Records drawn from a dataset:

◇ ◇ ◇ ◇ ◇

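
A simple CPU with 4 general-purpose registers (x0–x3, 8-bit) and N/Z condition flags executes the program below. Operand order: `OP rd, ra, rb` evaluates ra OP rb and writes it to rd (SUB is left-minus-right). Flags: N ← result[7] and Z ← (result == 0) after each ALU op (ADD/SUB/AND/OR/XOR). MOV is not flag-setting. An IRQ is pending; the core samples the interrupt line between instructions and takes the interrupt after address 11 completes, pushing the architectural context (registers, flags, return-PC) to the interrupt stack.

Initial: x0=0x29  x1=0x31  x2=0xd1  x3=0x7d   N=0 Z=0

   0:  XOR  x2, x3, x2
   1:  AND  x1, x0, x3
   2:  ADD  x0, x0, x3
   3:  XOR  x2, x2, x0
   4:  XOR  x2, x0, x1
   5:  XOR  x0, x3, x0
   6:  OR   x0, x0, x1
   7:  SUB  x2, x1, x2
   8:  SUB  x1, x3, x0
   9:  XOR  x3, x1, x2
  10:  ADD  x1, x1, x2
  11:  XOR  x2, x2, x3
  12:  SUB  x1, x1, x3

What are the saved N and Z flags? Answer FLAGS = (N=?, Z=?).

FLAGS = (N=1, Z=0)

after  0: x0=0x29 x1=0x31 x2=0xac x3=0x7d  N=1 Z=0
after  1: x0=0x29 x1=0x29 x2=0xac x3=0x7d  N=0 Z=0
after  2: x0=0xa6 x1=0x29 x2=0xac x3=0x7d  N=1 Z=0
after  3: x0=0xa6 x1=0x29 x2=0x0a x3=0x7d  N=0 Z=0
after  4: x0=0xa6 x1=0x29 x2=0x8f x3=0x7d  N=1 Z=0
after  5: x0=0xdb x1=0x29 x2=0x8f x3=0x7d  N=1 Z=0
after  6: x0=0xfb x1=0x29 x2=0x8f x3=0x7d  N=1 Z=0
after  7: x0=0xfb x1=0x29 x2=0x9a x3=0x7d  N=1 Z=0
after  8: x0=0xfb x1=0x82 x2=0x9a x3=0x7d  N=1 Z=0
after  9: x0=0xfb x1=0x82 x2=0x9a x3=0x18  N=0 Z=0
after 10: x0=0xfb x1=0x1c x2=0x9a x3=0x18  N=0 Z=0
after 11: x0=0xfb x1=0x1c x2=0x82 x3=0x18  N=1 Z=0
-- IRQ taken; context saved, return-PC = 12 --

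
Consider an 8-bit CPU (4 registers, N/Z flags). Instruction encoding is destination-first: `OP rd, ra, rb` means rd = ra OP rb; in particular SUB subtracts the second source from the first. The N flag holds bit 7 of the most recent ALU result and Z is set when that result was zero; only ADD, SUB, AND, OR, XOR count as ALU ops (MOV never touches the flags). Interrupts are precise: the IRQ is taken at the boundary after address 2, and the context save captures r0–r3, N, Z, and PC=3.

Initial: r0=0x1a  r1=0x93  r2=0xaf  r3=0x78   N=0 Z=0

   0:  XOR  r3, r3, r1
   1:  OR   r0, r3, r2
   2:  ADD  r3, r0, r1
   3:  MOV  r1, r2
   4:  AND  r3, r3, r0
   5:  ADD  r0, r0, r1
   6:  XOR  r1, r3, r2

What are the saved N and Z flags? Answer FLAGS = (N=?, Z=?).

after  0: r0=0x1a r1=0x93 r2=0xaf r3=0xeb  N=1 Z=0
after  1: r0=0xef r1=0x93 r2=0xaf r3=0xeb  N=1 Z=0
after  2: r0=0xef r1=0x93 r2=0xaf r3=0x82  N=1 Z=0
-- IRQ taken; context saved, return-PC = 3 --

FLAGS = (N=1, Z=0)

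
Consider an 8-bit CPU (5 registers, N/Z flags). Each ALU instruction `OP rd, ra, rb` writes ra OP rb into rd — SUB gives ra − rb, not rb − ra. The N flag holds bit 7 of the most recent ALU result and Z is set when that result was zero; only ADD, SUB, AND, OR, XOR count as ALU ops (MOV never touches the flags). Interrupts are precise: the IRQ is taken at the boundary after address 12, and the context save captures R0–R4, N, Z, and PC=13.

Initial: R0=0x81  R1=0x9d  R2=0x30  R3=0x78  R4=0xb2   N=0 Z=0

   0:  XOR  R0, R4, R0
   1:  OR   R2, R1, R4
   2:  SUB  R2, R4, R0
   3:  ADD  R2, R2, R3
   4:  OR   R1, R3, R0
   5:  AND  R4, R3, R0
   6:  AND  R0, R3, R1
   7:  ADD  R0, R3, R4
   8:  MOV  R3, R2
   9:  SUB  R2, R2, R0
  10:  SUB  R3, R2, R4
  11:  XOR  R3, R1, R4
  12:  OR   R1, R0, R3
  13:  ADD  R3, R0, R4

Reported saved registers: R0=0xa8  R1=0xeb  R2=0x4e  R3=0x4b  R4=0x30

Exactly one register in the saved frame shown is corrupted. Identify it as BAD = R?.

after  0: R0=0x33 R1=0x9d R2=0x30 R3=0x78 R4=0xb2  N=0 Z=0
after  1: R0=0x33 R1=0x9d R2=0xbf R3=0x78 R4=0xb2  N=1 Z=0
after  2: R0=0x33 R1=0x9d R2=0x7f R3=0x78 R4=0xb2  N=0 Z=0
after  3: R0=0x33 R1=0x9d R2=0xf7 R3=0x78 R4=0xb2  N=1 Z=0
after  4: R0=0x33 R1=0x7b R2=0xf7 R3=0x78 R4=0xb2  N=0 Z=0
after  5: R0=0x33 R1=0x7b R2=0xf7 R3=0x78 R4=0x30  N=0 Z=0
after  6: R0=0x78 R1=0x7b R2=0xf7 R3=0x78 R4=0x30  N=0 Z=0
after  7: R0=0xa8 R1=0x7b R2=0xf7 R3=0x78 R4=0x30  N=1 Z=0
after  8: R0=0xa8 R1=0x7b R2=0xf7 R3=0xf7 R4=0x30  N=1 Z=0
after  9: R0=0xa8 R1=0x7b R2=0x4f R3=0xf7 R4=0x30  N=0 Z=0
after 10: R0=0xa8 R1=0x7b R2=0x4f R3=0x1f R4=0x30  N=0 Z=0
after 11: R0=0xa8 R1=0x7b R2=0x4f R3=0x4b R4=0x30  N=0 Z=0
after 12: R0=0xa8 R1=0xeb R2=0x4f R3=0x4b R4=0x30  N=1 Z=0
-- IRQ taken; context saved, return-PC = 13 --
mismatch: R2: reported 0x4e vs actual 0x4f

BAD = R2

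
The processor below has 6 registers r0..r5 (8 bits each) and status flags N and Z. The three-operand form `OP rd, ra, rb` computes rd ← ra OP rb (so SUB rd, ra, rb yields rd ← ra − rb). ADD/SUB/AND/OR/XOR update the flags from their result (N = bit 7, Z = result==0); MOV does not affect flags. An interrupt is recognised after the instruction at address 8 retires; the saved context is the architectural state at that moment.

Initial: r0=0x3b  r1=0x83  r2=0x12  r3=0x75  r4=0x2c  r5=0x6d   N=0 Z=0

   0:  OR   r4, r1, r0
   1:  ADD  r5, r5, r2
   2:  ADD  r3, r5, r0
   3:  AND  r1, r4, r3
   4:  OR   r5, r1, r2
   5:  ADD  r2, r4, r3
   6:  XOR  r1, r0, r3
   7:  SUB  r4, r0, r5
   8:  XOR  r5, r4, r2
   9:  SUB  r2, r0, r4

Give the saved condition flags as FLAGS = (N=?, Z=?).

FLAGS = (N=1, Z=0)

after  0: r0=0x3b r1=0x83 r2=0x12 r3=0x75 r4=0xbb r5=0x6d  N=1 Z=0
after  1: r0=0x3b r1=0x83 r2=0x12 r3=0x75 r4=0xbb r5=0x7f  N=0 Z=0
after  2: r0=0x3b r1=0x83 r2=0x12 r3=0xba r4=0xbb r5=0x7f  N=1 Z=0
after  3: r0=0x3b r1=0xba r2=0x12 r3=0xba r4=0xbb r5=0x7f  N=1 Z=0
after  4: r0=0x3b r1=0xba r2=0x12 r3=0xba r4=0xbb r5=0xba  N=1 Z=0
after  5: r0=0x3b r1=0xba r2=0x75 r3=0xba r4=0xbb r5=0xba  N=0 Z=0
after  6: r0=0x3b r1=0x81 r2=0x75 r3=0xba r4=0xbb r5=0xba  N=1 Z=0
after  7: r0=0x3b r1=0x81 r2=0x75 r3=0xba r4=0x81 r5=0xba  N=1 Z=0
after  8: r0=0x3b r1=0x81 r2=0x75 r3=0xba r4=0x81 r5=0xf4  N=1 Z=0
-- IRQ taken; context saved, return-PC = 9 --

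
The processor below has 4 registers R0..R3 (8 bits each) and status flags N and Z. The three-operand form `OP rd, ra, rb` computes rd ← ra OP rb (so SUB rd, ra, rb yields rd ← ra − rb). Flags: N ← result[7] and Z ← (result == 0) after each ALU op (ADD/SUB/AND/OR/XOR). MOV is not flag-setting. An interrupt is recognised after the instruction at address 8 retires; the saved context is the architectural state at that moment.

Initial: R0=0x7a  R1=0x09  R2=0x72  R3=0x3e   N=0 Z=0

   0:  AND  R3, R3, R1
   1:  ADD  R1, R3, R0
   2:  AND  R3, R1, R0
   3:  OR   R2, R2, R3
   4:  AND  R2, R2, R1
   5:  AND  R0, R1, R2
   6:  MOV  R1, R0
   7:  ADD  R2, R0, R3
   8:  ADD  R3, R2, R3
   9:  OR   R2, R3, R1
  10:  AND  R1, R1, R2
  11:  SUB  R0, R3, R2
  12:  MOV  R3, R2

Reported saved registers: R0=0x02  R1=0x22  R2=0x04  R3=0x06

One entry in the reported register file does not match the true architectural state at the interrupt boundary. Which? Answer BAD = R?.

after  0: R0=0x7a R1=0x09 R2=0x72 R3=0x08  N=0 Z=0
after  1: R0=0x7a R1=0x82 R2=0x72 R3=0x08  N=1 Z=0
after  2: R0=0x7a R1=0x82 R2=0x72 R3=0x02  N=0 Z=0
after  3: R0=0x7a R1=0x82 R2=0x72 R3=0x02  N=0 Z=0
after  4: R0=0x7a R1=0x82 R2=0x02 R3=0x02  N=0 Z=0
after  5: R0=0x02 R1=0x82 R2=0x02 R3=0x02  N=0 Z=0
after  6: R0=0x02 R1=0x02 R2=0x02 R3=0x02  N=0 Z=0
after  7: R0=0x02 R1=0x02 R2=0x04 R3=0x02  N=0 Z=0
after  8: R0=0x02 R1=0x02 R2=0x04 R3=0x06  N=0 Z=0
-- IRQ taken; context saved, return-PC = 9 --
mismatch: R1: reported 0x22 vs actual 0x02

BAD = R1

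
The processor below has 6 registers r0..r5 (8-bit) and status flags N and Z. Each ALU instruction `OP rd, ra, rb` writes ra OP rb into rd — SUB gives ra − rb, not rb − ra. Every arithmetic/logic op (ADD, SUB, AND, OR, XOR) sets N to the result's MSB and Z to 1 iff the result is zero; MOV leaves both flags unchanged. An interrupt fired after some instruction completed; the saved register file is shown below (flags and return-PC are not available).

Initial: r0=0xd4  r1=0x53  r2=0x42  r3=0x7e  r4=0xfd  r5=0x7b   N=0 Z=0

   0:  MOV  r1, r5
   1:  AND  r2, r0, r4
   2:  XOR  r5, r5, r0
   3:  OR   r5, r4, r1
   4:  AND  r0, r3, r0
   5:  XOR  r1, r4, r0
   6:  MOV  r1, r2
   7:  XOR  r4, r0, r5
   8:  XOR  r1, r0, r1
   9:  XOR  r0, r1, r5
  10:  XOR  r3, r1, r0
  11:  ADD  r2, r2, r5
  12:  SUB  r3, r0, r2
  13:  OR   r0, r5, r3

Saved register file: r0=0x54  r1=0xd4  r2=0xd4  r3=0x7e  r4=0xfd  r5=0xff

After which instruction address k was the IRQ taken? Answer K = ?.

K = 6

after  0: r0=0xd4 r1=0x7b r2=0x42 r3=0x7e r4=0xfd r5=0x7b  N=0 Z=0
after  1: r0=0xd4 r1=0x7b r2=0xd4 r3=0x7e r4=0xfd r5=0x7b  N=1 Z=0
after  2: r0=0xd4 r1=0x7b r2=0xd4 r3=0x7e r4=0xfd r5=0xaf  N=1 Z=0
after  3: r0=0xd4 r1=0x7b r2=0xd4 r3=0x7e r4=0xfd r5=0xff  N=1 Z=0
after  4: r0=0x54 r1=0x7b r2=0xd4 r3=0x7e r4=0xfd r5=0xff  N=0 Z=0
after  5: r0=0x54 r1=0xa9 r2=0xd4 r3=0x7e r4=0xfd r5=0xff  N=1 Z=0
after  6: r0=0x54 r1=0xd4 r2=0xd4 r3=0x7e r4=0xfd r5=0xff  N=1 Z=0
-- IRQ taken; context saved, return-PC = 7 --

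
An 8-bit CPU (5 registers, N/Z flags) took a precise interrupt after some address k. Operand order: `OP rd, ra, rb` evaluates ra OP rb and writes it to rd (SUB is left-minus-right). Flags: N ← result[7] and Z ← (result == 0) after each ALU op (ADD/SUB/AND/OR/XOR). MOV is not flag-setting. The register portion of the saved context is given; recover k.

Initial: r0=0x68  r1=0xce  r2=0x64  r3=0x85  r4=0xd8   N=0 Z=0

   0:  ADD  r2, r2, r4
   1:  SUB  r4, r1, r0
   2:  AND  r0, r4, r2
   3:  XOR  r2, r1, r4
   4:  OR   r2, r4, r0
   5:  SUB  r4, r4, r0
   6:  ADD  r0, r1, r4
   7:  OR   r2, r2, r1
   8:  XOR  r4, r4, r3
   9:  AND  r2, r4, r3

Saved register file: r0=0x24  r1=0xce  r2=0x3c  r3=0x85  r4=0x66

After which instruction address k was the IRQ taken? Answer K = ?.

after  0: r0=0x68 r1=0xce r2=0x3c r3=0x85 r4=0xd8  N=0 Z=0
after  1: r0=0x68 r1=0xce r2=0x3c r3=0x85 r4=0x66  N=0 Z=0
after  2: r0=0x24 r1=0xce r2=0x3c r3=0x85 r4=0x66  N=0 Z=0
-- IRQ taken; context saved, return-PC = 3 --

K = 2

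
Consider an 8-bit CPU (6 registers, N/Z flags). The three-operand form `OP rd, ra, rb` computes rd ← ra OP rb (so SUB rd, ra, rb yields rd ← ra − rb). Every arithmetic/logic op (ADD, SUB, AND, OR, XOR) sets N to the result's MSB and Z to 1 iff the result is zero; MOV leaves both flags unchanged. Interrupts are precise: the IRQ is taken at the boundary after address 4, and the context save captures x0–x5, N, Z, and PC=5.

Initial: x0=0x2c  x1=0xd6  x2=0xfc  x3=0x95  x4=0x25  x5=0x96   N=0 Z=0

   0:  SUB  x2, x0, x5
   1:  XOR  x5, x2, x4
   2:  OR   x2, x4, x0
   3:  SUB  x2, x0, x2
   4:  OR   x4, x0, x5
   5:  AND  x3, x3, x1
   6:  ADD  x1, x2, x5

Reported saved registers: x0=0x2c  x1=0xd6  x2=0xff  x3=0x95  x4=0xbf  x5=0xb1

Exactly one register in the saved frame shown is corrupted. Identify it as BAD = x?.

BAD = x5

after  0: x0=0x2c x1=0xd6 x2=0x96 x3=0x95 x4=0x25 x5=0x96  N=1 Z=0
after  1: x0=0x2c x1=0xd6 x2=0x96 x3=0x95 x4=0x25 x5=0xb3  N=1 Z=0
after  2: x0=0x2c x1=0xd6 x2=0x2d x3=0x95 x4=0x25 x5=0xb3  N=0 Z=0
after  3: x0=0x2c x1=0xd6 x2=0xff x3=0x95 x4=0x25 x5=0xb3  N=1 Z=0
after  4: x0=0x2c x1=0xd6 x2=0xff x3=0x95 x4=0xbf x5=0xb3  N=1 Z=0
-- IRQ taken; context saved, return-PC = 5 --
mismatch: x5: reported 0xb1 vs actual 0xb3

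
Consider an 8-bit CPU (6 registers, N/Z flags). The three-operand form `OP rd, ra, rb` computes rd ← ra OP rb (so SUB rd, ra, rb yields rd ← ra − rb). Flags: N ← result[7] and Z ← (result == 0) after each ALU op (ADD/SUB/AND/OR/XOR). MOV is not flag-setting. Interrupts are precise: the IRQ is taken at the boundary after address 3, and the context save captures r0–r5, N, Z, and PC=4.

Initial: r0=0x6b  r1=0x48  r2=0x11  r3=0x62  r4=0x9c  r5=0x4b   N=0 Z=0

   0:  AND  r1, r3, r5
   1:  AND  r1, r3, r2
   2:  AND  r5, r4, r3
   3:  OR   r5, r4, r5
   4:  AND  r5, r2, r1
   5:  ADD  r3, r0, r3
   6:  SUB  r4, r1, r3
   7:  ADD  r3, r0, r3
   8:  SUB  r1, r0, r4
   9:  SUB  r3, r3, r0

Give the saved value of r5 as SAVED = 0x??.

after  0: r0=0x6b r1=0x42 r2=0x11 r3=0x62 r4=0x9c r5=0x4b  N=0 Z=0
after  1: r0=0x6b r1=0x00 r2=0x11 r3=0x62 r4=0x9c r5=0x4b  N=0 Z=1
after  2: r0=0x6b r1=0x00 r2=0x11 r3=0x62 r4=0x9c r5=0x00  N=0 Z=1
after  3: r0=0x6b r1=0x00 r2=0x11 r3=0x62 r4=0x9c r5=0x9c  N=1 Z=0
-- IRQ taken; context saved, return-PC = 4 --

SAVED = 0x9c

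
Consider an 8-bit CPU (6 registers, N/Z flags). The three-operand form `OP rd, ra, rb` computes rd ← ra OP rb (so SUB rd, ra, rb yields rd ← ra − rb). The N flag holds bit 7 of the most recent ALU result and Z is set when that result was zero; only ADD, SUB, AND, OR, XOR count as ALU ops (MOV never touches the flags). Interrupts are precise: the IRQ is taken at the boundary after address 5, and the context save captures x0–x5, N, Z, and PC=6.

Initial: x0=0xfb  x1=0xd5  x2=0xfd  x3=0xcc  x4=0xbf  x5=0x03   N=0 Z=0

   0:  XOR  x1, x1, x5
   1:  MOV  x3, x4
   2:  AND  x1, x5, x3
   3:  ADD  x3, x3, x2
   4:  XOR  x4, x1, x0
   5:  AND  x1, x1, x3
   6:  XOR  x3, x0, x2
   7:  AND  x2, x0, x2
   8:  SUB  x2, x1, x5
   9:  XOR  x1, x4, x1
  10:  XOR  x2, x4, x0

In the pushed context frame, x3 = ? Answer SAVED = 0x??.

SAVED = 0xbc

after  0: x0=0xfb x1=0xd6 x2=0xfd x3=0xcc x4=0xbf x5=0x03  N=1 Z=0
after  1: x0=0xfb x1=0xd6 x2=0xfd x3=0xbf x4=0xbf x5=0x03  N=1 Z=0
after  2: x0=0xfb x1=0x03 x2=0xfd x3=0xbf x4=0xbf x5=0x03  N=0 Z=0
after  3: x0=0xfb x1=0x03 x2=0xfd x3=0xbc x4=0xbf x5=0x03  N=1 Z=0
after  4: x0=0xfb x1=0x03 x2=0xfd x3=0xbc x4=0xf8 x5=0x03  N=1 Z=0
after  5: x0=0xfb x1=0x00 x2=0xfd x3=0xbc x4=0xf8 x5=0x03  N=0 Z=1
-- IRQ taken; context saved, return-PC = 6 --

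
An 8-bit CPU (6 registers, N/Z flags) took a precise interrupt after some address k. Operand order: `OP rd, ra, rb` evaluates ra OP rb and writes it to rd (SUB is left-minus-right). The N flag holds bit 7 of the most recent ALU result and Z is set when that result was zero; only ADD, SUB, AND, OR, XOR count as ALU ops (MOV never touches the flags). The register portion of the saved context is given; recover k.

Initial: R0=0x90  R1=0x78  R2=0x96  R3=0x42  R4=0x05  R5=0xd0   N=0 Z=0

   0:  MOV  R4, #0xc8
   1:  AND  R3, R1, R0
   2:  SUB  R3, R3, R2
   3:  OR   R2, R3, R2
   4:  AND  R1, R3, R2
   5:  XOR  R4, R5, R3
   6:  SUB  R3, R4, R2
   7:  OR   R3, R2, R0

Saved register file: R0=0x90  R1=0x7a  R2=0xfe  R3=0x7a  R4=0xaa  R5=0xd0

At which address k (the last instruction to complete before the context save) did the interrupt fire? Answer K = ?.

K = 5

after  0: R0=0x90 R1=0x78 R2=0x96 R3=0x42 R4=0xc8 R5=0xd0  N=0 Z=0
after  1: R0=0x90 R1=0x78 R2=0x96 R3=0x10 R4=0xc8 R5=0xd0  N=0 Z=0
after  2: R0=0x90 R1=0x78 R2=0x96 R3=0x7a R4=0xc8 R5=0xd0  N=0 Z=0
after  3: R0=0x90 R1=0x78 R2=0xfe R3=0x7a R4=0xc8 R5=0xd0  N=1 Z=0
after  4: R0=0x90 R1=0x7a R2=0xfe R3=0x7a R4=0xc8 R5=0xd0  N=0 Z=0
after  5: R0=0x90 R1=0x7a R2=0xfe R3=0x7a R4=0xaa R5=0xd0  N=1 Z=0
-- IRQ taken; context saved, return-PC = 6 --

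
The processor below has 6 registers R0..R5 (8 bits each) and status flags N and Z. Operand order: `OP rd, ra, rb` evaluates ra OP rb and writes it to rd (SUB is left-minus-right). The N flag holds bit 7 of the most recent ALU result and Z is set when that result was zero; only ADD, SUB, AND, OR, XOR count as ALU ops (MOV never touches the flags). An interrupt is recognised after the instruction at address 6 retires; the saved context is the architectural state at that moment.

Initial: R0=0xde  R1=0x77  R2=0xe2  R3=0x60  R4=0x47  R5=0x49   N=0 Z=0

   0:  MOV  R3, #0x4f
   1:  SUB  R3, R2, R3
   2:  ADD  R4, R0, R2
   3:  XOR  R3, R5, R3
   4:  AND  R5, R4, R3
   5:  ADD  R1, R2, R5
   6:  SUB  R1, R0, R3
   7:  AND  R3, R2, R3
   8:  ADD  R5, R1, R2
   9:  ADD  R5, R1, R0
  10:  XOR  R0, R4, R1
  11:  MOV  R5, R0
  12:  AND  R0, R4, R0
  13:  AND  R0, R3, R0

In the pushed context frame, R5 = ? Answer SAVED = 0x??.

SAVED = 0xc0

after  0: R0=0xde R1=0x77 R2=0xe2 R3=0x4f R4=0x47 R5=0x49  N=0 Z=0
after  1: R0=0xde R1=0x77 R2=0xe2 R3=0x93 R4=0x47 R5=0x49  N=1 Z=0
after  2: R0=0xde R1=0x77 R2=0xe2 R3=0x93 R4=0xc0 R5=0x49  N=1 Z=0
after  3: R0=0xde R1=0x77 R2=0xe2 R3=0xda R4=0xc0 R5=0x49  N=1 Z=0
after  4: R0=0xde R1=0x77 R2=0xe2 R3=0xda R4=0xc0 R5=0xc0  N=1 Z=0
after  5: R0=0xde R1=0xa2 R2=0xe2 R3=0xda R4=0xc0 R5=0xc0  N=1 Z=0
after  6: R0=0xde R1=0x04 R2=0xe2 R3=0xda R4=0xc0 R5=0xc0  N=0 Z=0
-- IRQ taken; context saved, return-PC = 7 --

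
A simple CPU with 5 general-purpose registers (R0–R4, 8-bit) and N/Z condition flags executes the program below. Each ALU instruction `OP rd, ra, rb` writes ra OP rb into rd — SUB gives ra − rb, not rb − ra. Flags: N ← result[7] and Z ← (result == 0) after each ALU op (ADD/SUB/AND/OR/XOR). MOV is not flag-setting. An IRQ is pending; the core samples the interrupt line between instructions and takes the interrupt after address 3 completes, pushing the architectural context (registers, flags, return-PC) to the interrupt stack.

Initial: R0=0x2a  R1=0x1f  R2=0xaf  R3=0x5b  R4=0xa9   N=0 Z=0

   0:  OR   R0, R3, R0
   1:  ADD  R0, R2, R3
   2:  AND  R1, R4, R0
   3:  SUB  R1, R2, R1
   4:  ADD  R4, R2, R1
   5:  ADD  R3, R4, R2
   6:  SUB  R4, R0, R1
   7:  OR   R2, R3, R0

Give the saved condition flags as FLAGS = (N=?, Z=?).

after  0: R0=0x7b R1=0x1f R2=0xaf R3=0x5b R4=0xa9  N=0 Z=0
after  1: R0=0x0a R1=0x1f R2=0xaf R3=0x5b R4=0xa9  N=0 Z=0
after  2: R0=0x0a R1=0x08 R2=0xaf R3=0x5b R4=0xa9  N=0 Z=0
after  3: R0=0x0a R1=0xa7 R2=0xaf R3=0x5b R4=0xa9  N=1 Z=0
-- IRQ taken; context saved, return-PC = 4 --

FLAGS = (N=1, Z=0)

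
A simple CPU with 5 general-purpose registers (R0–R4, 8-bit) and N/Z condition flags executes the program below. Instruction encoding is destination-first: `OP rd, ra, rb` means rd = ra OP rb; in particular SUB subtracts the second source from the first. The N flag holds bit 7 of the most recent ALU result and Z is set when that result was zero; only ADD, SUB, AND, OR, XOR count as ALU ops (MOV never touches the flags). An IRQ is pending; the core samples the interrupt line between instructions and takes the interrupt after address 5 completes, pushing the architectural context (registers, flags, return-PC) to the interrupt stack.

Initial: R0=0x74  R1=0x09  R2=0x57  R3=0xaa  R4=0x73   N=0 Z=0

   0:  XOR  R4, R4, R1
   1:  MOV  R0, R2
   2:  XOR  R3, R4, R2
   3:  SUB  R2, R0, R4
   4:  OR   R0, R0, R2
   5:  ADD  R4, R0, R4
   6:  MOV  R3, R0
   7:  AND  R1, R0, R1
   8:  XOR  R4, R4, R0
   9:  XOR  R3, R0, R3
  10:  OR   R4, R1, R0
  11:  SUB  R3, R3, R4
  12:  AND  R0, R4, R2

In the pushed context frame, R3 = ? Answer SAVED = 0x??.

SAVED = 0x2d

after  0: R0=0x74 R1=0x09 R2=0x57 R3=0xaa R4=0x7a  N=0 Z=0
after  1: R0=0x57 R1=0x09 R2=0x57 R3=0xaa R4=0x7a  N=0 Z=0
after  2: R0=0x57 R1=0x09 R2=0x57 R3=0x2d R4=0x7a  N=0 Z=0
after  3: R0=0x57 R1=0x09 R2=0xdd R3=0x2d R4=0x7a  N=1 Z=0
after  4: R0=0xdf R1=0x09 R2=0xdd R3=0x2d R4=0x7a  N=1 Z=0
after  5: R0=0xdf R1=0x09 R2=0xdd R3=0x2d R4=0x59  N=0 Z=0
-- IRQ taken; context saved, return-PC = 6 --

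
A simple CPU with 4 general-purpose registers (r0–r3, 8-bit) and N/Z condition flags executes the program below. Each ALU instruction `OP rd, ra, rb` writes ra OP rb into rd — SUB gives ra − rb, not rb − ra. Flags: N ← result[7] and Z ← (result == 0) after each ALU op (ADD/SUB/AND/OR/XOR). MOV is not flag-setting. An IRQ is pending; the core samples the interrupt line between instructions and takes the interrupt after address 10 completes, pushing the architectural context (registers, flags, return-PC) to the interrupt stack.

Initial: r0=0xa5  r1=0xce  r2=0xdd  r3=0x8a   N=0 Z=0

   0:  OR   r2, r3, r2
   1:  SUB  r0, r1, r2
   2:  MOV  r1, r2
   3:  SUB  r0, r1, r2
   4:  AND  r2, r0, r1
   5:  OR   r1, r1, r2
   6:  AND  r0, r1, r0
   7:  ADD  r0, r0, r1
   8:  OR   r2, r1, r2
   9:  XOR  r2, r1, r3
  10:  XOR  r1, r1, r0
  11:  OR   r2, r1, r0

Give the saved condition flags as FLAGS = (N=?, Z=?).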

◇ ◇ ◇ ◇ ◇

## [INSTRUCTIONS TO FOLLOW]
Where a line of the entries contains "took", report that line.

## [TASK RESPONSE]
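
An 8-bit CPU (5 registers, N/Z flags) took a precise interrupt after some address k. Operand order: `OP rd, ra, rb` evaluates ra OP rb and writes it to rd (SUB is left-minus-right). Flags: N ← result[7] and Z ← (result == 0) after each ALU op (ADD/SUB/AND/OR/XOR). MOV is not flag-setting. The register portion of the saved context is given; recover k.
An 8-bit CPU (6 registers, N/Z flags) took a precise interrupt after some address k. Operand order: `OP rd, ra, rb` evaluates ra OP rb and writes it to rd (SUB is left-minus-right). The N flag holds bit 7 of the most recent ALU result and Z is set when that result was zero; only ADD, SUB, AND, OR, XOR count as ALU ops (MOV never touches the flags). The register portion of the saved context is given; recover k.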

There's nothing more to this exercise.